--- EXERCISE MATERIALS Enclosed Below ---

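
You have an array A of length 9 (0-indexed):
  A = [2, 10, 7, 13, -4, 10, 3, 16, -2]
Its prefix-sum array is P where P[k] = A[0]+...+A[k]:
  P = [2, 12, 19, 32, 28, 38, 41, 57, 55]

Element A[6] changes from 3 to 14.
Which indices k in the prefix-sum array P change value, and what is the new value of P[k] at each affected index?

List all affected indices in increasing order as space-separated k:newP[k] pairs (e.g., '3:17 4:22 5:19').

Answer: 6:52 7:68 8:66

Derivation:
P[k] = A[0] + ... + A[k]
P[k] includes A[6] iff k >= 6
Affected indices: 6, 7, ..., 8; delta = 11
  P[6]: 41 + 11 = 52
  P[7]: 57 + 11 = 68
  P[8]: 55 + 11 = 66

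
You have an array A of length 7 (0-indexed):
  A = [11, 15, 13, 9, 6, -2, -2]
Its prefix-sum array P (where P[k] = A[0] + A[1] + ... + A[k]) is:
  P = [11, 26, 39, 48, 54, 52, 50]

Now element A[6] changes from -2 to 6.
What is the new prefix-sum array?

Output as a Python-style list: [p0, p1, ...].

Answer: [11, 26, 39, 48, 54, 52, 58]

Derivation:
Change: A[6] -2 -> 6, delta = 8
P[k] for k < 6: unchanged (A[6] not included)
P[k] for k >= 6: shift by delta = 8
  P[0] = 11 + 0 = 11
  P[1] = 26 + 0 = 26
  P[2] = 39 + 0 = 39
  P[3] = 48 + 0 = 48
  P[4] = 54 + 0 = 54
  P[5] = 52 + 0 = 52
  P[6] = 50 + 8 = 58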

--- End of Enclosed EXERCISE MATERIALS ---

• **PROBLEM REQUIREMENTS**: Going back over the entries above, copy word for word every line from the one that has "Now element A[6] changes from -2 to 6." on through the one that has "What is the new prefix-sum array?".

• **RESPONSE TO THE EXERCISE**:
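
Now element A[6] changes from -2 to 6.
What is the new prefix-sum array?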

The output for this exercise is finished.